- **REQUIRED WORK**
Write out all of the data again, exactly as it reads.

- **RECORDS SUPPLIED**
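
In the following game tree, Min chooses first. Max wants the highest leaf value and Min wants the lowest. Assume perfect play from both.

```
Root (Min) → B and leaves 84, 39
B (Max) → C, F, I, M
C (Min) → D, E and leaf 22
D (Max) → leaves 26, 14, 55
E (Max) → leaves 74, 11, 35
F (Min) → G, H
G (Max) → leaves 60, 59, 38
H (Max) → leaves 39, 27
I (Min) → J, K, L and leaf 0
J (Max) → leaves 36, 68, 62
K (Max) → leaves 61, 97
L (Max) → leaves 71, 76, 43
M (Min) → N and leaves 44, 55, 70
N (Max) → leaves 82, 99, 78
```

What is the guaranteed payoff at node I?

J: max(36, 68, 62) = 68
K: max(61, 97) = 97
L: max(71, 76, 43) = 76
I: min(68, 97, 76, 0) = 0

0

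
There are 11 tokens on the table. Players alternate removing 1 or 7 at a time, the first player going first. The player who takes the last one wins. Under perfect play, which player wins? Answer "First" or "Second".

First

i:   0  1  2  3  4  5  6  7  8  9 10 11
     L  W  L  W  L  W  L  W  L  W  L  W
Position 11 is W, so the first player wins.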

- **ANSWER SPACE**
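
In the following game tree, Min chooses first. Max wants the highest leaf value and Min wants the lowest. Assume perfect play from both.

```
Root (Min) → B and leaves 84, 39
B (Max) → C, F, I, M
C (Min) → D, E and leaf 22
D (Max) → leaves 26, 14, 55
E (Max) → leaves 74, 11, 35
F (Min) → G, H
G (Max) → leaves 60, 59, 38
H (Max) → leaves 39, 27
I (Min) → J, K, L and leaf 0
J (Max) → leaves 36, 68, 62
K (Max) → leaves 61, 97
L (Max) → leaves 71, 76, 43
M (Min) → N and leaves 44, 55, 70
N (Max) → leaves 82, 99, 78
```

What is the guaranteed payoff at node I?

J: max(36, 68, 62) = 68
K: max(61, 97) = 97
L: max(71, 76, 43) = 76
I: min(68, 97, 76, 0) = 0

0

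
There are 11 tokens on the table. Players alternate removing 1 or 7 at a time, the first player going first. The player who takes the last one wins. Under perfect play, which player wins? Answer "First" or "Second".

First

i:   0  1  2  3  4  5  6  7  8  9 10 11
     L  W  L  W  L  W  L  W  L  W  L  W
Position 11 is W, so the first player wins.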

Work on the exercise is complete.